- Exercise goal
Search the material for the string "shown", then show every line where it turns up.

------------------------------------------------------------------------

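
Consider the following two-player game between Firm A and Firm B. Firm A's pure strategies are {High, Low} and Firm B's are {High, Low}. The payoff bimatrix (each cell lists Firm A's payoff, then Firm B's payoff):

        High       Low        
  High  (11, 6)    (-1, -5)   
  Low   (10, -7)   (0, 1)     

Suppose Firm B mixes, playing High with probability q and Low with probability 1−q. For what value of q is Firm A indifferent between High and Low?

Firm A's indifference between High and Low determines Firm B's mixing probability q:
  Firm A's payoff from High: q·11 + (1−q)·(-1) = 12q - 1
  Firm A's payoff from Low: q·10 + (1−q)·0 = 10q
  12q - 1 = 10q  ⇒  2q = 1  ⇒  q = 1/2.

q = 1/2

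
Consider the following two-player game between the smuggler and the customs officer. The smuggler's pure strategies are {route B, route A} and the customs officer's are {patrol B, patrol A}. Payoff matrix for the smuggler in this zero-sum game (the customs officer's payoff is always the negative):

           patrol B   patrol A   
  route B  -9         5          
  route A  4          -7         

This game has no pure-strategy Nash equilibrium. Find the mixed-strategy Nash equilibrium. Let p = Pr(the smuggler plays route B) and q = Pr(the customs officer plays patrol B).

p = 11/25, q = 12/25

The customs officer's indifference between patrol B and patrol A determines the smuggler's mixing probability p:
  the customs officer's payoff to patrol B: p·9 + (1−p)·(-4) = 13p - 4
  the customs officer's payoff to patrol A: p·(-5) + (1−p)·7 = -12p + 7
  13p - 4 = -12p + 7  ⇒  25p = 11  ⇒  p = 11/25.
The smuggler's indifference between route B and route A determines the customs officer's mixing probability q:
  the smuggler's expected payoff from route B: q·(-9) + (1−q)·5 = -14q + 5
  the smuggler's expected payoff from route A: q·4 + (1−q)·(-7) = 11q - 7
  -14q + 5 = 11q - 7  ⇒  -25q = -12  ⇒  q = 12/25.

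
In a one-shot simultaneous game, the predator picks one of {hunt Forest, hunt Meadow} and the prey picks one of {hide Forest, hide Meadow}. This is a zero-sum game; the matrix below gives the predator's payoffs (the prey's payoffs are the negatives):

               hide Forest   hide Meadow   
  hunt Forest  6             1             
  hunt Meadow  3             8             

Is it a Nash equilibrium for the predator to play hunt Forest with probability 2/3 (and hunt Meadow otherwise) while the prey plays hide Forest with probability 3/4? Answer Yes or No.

Given the predator's mix p = 2/3, the prey's payoff from hide Forest is -5 but from hide Meadow is -10/3. The prey strictly prefers hide Meadow, so the prey would not mix.
So the proposed profile is not a Nash equilibrium.

No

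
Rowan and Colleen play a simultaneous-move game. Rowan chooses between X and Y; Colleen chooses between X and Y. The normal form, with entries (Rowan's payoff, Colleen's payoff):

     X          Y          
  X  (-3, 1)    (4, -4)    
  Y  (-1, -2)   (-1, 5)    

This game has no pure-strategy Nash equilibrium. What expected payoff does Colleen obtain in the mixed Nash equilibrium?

Colleen's indifference between X and Y determines Rowan's mixing probability p:
  Colleen's payoff from X: p·1 + (1−p)·(-2) = 3p - 2
  Colleen's payoff from Y: p·(-4) + (1−p)·5 = -9p + 5
  3p - 2 = -9p + 5  ⇒  12p = 7  ⇒  p = 7/12.
At equilibrium Colleen is indifferent across columns, so Colleen's payoff equals the payoff from X: (7/12)·1 + (5/12)·(-2) = -1/4.

-1/4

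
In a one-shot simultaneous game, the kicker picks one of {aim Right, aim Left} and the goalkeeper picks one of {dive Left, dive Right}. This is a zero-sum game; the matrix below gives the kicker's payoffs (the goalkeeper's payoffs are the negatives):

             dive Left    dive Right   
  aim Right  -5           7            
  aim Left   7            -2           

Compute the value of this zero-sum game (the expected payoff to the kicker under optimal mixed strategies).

For the kicker to be willing to mix, the kicker must be indifferent between aim Right and aim Left, which pins down the goalkeeper's mix.
  the kicker's payoff from aim Right: q·(-5) + (1−q)·7 = -12q + 7
  the kicker's payoff from aim Left: q·7 + (1−q)·(-2) = 9q - 2
  -12q + 7 = 9q - 2  ⇒  -21q = -9  ⇒  q = 3/7.
The value is the kicker's expected payoff against this mix (using aim Right): (3/7)·(-5) + (4/7)·7 = 13/7.

v = 13/7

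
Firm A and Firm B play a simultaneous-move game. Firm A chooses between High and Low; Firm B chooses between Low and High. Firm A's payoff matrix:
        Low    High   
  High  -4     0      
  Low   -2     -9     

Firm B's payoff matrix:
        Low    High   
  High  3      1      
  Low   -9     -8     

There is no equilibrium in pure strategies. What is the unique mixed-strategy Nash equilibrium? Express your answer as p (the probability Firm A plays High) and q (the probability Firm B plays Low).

Firm A's mix must leave Firm B indifferent between Low and High.
  Firm B's expected payoff from Low: p·3 + (1−p)·(-9) = 12p - 9
  Firm B's expected payoff from High: p·1 + (1−p)·(-8) = 9p - 8
  12p - 9 = 9p - 8  ⇒  3p = 1  ⇒  p = 1/3.
In a mixed equilibrium Firm A is indifferent between High and Low; this condition fixes q.
  Firm A's expected payoff from High: q·(-4) + (1−q)·0 = -4q
  Firm A's expected payoff from Low: q·(-2) + (1−q)·(-9) = 7q - 9
  -4q = 7q - 9  ⇒  -11q = -9  ⇒  q = 9/11.

p = 1/3, q = 9/11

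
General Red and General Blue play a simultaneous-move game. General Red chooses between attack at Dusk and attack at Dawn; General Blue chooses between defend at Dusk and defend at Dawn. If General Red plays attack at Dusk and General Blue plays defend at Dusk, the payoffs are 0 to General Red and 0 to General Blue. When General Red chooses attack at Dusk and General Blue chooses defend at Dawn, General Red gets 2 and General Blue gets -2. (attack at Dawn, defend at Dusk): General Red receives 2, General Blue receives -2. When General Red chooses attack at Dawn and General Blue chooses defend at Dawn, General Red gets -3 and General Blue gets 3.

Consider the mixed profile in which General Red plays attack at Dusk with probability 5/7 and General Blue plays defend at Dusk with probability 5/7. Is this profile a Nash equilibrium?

Yes

Check General Blue's indifference given General Red's mix p = 5/7:
  payoff from defend at Dusk = -4/7; payoff from defend at Dawn = -4/7 — equal.
Check General Red's indifference given General Blue's mix q = 5/7:
  payoff from attack at Dusk = 4/7; payoff from attack at Dawn = 4/7 — equal.
Both players are indifferent, so neither can profitably deviate.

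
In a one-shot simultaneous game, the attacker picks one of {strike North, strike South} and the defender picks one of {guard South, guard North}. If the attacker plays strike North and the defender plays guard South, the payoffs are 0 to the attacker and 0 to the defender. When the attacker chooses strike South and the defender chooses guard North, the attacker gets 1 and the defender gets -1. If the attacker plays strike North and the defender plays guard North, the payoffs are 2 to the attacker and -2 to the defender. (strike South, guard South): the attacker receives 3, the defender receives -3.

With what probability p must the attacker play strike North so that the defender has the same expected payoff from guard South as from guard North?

In a mixed equilibrium the defender is indifferent between guard South and guard North; this condition fixes p.
  the defender's expected payoff from guard South: p·0 + (1−p)·(-3) = 3p - 3
  the defender's expected payoff from guard North: p·(-2) + (1−p)·(-1) = -p - 1
  3p - 3 = -p - 1  ⇒  4p = 2  ⇒  p = 1/2.

p = 1/2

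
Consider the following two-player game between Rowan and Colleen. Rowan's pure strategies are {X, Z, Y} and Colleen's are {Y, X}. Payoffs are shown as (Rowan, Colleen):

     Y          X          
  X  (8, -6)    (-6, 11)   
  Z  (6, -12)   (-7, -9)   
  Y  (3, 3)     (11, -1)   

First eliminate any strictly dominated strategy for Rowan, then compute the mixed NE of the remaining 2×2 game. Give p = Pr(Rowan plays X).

p = 4/21

Rowan's strategy Z is strictly dominated by X: 8 > 6 and -6 > -7. Eliminate Z.
For Colleen to be willing to mix, Colleen must be indifferent between Y and X, which pins down Rowan's mix.
  Colleen's payoff from Y: p·(-6) + (1−p)·3 = -9p + 3
  Colleen's payoff from X: p·11 + (1−p)·(-1) = 12p - 1
  -9p + 3 = 12p - 1  ⇒  -21p = -4  ⇒  p = 4/21.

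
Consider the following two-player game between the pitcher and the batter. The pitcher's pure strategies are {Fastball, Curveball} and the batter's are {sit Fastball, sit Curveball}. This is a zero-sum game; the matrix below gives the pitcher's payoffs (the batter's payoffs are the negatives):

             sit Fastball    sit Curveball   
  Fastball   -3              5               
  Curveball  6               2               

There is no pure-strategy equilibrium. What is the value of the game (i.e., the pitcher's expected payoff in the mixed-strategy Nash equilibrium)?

Set the pitcher's expected payoff from Fastball equal to that from Curveball:
  the pitcher's expected payoff from Fastball: q·(-3) + (1−q)·5 = -8q + 5
  the pitcher's expected payoff from Curveball: q·6 + (1−q)·2 = 4q + 2
  -8q + 5 = 4q + 2  ⇒  -12q = -3  ⇒  q = 1/4.
The value is the pitcher's expected payoff against this mix (using Fastball): (1/4)·(-3) + (3/4)·5 = 3.

v = 3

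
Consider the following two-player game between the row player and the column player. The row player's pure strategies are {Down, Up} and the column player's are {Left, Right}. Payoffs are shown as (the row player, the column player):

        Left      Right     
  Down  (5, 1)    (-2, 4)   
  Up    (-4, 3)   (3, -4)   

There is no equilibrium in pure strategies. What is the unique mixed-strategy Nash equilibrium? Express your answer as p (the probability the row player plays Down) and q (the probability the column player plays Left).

p = 7/10, q = 5/14

The column player's indifference between Left and Right determines the row player's mixing probability p:
  the column player's expected payoff from Left: p·1 + (1−p)·3 = -2p + 3
  the column player's expected payoff from Right: p·4 + (1−p)·(-4) = 8p - 4
  -2p + 3 = 8p - 4  ⇒  -10p = -7  ⇒  p = 7/10.
The row player's indifference between Down and Up determines the column player's mixing probability q:
  the row player's payoff from Down: q·5 + (1−q)·(-2) = 7q - 2
  the row player's payoff from Up: q·(-4) + (1−q)·3 = -7q + 3
  7q - 2 = -7q + 3  ⇒  14q = 5  ⇒  q = 5/14.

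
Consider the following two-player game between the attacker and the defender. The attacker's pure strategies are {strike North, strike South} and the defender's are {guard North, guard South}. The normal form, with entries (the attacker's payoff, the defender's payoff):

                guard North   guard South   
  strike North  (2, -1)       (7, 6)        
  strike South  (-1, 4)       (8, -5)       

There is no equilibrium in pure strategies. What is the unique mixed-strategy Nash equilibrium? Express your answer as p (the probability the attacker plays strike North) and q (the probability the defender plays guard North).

p = 9/16, q = 1/4

The attacker's mix must leave the defender indifferent between guard North and guard South.
  the defender's expected payoff from guard North: p·(-1) + (1−p)·4 = -5p + 4
  the defender's expected payoff from guard South: p·6 + (1−p)·(-5) = 11p - 5
  -5p + 4 = 11p - 5  ⇒  -16p = -9  ⇒  p = 9/16.
The attacker's indifference between strike North and strike South determines the defender's mixing probability q:
  the attacker's payoff to strike North: q·2 + (1−q)·7 = -5q + 7
  the attacker's payoff to strike South: q·(-1) + (1−q)·8 = -9q + 8
  -5q + 7 = -9q + 8  ⇒  4q = 1  ⇒  q = 1/4.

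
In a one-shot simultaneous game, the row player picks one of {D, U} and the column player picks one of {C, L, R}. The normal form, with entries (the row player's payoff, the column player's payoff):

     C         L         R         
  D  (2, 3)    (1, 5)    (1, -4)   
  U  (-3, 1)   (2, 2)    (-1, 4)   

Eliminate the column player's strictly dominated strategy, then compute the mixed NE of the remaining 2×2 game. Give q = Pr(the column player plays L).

The column player's strategy C is strictly dominated by L: 5 > 3 and 2 > 1. Eliminate C.
The column player's mix must leave the row player indifferent between D and U.
  the row player's payoff from D: q·1 + (1−q)·1 = 1
  the row player's payoff from U: q·2 + (1−q)·(-1) = 3q - 1
  1 = 3q - 1  ⇒  -3q = -2  ⇒  q = 2/3.

q = 2/3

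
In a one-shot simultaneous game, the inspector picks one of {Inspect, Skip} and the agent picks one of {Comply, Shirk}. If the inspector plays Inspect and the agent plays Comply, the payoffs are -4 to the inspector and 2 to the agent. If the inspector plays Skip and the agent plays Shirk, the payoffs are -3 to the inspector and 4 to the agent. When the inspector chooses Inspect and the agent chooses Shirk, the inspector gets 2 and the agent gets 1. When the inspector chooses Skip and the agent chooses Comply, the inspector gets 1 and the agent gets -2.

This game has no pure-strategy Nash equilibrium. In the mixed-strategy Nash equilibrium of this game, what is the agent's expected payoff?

10/7

The agent's indifference between Comply and Shirk determines the inspector's mixing probability p:
  the agent's expected payoff from Comply: p·2 + (1−p)·(-2) = 4p - 2
  the agent's expected payoff from Shirk: p·1 + (1−p)·4 = -3p + 4
  4p - 2 = -3p + 4  ⇒  7p = 6  ⇒  p = 6/7.
At equilibrium the agent is indifferent across columns, so the agent's payoff equals the payoff from Comply: (6/7)·2 + (1/7)·(-2) = 10/7.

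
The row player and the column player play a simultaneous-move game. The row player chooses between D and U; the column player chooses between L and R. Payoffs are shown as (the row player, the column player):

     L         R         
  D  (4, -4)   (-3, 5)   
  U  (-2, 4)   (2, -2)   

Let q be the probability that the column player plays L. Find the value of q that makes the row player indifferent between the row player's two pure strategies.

Set the row player's expected payoff from D equal to that from U:
  the row player's expected payoff from D: q·4 + (1−q)·(-3) = 7q - 3
  the row player's expected payoff from U: q·(-2) + (1−q)·2 = -4q + 2
  7q - 3 = -4q + 2  ⇒  11q = 5  ⇒  q = 5/11.

q = 5/11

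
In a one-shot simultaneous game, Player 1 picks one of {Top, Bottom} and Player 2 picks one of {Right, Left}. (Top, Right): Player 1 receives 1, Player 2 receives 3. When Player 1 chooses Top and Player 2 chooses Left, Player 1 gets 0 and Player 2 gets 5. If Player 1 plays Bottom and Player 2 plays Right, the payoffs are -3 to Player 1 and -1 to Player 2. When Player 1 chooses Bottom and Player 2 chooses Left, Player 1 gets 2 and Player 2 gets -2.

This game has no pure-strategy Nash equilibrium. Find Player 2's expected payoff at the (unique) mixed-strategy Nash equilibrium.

1/3

For Player 2 to be willing to mix, Player 2 must be indifferent between Right and Left, which pins down Player 1's mix.
  Player 2's payoff to Right: p·3 + (1−p)·(-1) = 4p - 1
  Player 2's payoff to Left: p·5 + (1−p)·(-2) = 7p - 2
  4p - 1 = 7p - 2  ⇒  -3p = -1  ⇒  p = 1/3.
At equilibrium Player 2 is indifferent across columns, so Player 2's payoff equals the payoff from Right: (1/3)·3 + (2/3)·(-1) = 1/3.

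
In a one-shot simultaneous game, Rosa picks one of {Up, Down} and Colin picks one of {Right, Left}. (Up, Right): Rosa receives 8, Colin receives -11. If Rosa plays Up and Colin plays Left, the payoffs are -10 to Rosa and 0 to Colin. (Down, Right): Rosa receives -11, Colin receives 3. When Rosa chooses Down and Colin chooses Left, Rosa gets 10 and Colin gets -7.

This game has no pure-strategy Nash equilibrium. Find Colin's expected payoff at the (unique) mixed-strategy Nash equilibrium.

-11/3

In a mixed equilibrium Colin is indifferent between Right and Left; this condition fixes p.
  Colin's expected payoff from Right: p·(-11) + (1−p)·3 = -14p + 3
  Colin's expected payoff from Left: p·0 + (1−p)·(-7) = 7p - 7
  -14p + 3 = 7p - 7  ⇒  -21p = -10  ⇒  p = 10/21.
At equilibrium Colin is indifferent across columns, so Colin's payoff equals the payoff from Right: (10/21)·(-11) + (11/21)·3 = -11/3.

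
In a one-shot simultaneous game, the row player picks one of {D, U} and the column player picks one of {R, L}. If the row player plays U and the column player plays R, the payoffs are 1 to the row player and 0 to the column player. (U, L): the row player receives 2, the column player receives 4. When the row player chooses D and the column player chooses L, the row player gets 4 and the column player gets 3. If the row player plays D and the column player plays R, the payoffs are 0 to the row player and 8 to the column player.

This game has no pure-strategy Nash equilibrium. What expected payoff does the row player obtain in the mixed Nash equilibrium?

4/3

In a mixed equilibrium the row player is indifferent between D and U; this condition fixes q.
  the row player's payoff from D: q·0 + (1−q)·4 = -4q + 4
  the row player's payoff from U: q·1 + (1−q)·2 = -q + 2
  -4q + 4 = -q + 2  ⇒  -3q = -2  ⇒  q = 2/3.
At equilibrium the row player is indifferent across rows, so the row player's payoff equals the payoff from D: (2/3)·0 + (1/3)·4 = 4/3.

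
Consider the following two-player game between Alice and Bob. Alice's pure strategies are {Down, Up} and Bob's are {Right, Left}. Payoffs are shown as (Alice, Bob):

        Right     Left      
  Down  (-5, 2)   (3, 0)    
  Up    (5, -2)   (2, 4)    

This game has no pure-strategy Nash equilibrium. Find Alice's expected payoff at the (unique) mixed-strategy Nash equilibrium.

25/11

Alice's indifference between Down and Up determines Bob's mixing probability q:
  Alice's payoff to Down: q·(-5) + (1−q)·3 = -8q + 3
  Alice's payoff to Up: q·5 + (1−q)·2 = 3q + 2
  -8q + 3 = 3q + 2  ⇒  -11q = -1  ⇒  q = 1/11.
At equilibrium Alice is indifferent across rows, so Alice's payoff equals the payoff from Down: (1/11)·(-5) + (10/11)·3 = 25/11.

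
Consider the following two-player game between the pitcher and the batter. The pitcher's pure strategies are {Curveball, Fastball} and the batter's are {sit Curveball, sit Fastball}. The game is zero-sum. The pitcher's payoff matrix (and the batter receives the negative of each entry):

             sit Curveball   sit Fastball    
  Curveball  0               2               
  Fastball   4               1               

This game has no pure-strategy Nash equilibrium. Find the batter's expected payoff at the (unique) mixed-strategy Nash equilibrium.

-8/5

Set the batter's expected payoff from sit Curveball equal to that from sit Fastball:
  the batter's payoff to sit Curveball: p·0 + (1−p)·(-4) = 4p - 4
  the batter's payoff to sit Fastball: p·(-2) + (1−p)·(-1) = -p - 1
  4p - 4 = -p - 1  ⇒  5p = 3  ⇒  p = 3/5.
At equilibrium the batter is indifferent across columns, so the batter's payoff equals the payoff from sit Curveball: (3/5)·0 + (2/5)·(-4) = -8/5.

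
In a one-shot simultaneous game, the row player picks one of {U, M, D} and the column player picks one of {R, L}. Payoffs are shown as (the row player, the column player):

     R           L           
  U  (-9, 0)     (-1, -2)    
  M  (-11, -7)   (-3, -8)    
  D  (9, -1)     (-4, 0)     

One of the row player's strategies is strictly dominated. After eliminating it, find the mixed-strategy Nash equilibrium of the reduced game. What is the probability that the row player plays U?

p = 1/3

The row player's strategy M is strictly dominated by U: -9 > -11 and -1 > -3. Eliminate M.
The row player's mix must leave the column player indifferent between R and L.
  the column player's expected payoff from R: p·0 + (1−p)·(-1) = p - 1
  the column player's expected payoff from L: p·(-2) + (1−p)·0 = -2p
  p - 1 = -2p  ⇒  3p = 1  ⇒  p = 1/3.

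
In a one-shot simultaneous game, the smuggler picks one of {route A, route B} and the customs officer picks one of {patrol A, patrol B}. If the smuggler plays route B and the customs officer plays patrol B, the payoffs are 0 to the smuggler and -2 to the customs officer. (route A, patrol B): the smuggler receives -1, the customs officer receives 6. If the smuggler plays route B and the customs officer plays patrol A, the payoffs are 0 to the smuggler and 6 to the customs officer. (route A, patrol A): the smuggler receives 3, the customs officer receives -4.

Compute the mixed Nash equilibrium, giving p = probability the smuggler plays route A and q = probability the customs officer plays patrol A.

The customs officer's indifference between patrol A and patrol B determines the smuggler's mixing probability p:
  the customs officer's payoff to patrol A: p·(-4) + (1−p)·6 = -10p + 6
  the customs officer's payoff to patrol B: p·6 + (1−p)·(-2) = 8p - 2
  -10p + 6 = 8p - 2  ⇒  -18p = -8  ⇒  p = 4/9.
The smuggler's indifference between route A and route B determines the customs officer's mixing probability q:
  the smuggler's expected payoff from route A: q·3 + (1−q)·(-1) = 4q - 1
  the smuggler's expected payoff from route B: q·0 + (1−q)·0 = 0
  4q - 1 = 0  ⇒  4q = 1  ⇒  q = 1/4.

p = 4/9, q = 1/4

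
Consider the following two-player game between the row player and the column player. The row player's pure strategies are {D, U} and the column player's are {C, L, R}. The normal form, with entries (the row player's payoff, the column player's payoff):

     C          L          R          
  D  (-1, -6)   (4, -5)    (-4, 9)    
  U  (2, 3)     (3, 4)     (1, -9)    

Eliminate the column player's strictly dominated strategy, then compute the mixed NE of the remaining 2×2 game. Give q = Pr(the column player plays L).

The column player's strategy C is strictly dominated by L: -5 > -6 and 4 > 3. Eliminate C.
In a mixed equilibrium the row player is indifferent between D and U; this condition fixes q.
  the row player's expected payoff from D: q·4 + (1−q)·(-4) = 8q - 4
  the row player's expected payoff from U: q·3 + (1−q)·1 = 2q + 1
  8q - 4 = 2q + 1  ⇒  6q = 5  ⇒  q = 5/6.

q = 5/6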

------------------------------------------------------------------------

- Result for this exercise
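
Consider the following two-player game between Rowan and Colleen. Rowan's pure strategies are {X, Z, Y} and Colleen's are {Y, X}. Payoffs are shown as (Rowan, Colleen):
Consider the following two-player game between the row player and the column player. The row player's pure strategies are {Down, Up} and the column player's are {Left, Right}. Payoffs are shown as (the row player, the column player):
The row player and the column player play a simultaneous-move game. The row player chooses between D and U; the column player chooses between L and R. Payoffs are shown as (the row player, the column player):
Consider the following two-player game between Alice and Bob. Alice's pure strategies are {Down, Up} and Bob's are {Right, Left}. Payoffs are shown as (Alice, Bob):
In a one-shot simultaneous game, the row player picks one of {U, M, D} and the column player picks one of {R, L}. Payoffs are shown as (the row player, the column player):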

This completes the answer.